(Materials provided begins)
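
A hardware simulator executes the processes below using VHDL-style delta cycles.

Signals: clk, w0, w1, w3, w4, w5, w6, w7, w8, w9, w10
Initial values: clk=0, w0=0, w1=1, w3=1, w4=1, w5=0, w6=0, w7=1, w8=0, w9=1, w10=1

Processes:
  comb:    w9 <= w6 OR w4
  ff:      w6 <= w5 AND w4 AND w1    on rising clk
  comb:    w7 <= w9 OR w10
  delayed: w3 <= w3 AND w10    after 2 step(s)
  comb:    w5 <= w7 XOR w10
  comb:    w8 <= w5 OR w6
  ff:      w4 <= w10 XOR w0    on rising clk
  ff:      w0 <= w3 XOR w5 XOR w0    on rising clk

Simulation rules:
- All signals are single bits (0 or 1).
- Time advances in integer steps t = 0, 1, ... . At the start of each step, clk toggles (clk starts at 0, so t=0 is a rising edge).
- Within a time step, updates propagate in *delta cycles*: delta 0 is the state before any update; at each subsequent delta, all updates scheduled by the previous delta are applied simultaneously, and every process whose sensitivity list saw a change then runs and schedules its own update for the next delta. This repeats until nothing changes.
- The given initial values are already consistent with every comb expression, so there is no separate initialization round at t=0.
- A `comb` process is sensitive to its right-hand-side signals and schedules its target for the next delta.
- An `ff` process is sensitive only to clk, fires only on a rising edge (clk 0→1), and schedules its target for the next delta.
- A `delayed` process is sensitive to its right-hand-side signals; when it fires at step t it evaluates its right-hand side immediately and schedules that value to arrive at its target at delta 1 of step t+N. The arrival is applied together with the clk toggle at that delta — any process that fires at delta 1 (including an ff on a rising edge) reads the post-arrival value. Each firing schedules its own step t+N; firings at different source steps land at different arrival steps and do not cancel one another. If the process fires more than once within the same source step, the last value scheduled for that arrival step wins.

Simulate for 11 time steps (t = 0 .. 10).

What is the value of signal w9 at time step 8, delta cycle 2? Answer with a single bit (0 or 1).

t=0 Δ0: w9=1 w8=0 w0=0 w6=0 w4=1 clk=0 w3=1 w5=0 w1=1 w10=1 w7=1
  Δ1: clk:0→1
  Δ2: w0:0→1
  (2Δ to stable)
t=1 Δ0: w9=1 w8=0 w0=1 w6=0 w4=1 clk=1 w3=1 w5=0 w1=1 w10=1 w7=1
  Δ1: clk:1→0
  (1Δ to stable)
t=2 Δ0: w9=1 w8=0 w0=1 w6=0 w4=1 clk=0 w3=1 w5=0 w1=1 w10=1 w7=1
  Δ1: clk:0→1
  Δ2: w0:1→0, w4:1→0
  Δ3: w9:1→0
  (3Δ to stable)
t=3 Δ0: w9=0 w8=0 w0=0 w6=0 w4=0 clk=1 w3=1 w5=0 w1=1 w10=1 w7=1
  Δ1: clk:1→0
  (1Δ to stable)
t=4 Δ0: w9=0 w8=0 w0=0 w6=0 w4=0 clk=0 w3=1 w5=0 w1=1 w10=1 w7=1
  Δ1: clk:0→1
  Δ2: w0:0→1, w4:0→1
  Δ3: w9:0→1
  (3Δ to stable)
t=5 Δ0: w9=1 w8=0 w0=1 w6=0 w4=1 clk=1 w3=1 w5=0 w1=1 w10=1 w7=1
  Δ1: clk:1→0
  (1Δ to stable)
t=6 Δ0: w9=1 w8=0 w0=1 w6=0 w4=1 clk=0 w3=1 w5=0 w1=1 w10=1 w7=1
  Δ1: clk:0→1
  Δ2: w0:1→0, w4:1→0
  Δ3: w9:1→0
  (3Δ to stable)
t=7 Δ0: w9=0 w8=0 w0=0 w6=0 w4=0 clk=1 w3=1 w5=0 w1=1 w10=1 w7=1
  Δ1: clk:1→0
  (1Δ to stable)
t=8 Δ0: w9=0 w8=0 w0=0 w6=0 w4=0 clk=0 w3=1 w5=0 w1=1 w10=1 w7=1
  Δ1: clk:0→1
  Δ2: w0:0→1, w4:0→1
  Δ3: w9:0→1
  (3Δ to stable)
t=9 Δ0: w9=1 w8=0 w0=1 w6=0 w4=1 clk=1 w3=1 w5=0 w1=1 w10=1 w7=1
  Δ1: clk:1→0
  (1Δ to stable)
t=10 Δ0: w9=1 w8=0 w0=1 w6=0 w4=1 clk=0 w3=1 w5=0 w1=1 w10=1 w7=1
  Δ1: clk:0→1
  Δ2: w0:1→0, w4:1→0
  Δ3: w9:1→0
  (3Δ to stable)

0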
(Materials provided ends)
Problem to solve: Go through the listing above and write out exactly the lines starting with the one holding "w4 <= w10 XOR" and running through the one holding "- Time advances", ends included, and no others.

Response to the task:
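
  ff:      w4 <= w10 XOR w0    on rising clk
  ff:      w0 <= w3 XOR w5 XOR w0    on rising clk

Simulation rules:
- All signals are single bits (0 or 1).
- Time advances in integer steps t = 0, 1, ... . At the start of each step, clk toggles (clk starts at 0, so t=0 is a rising edge).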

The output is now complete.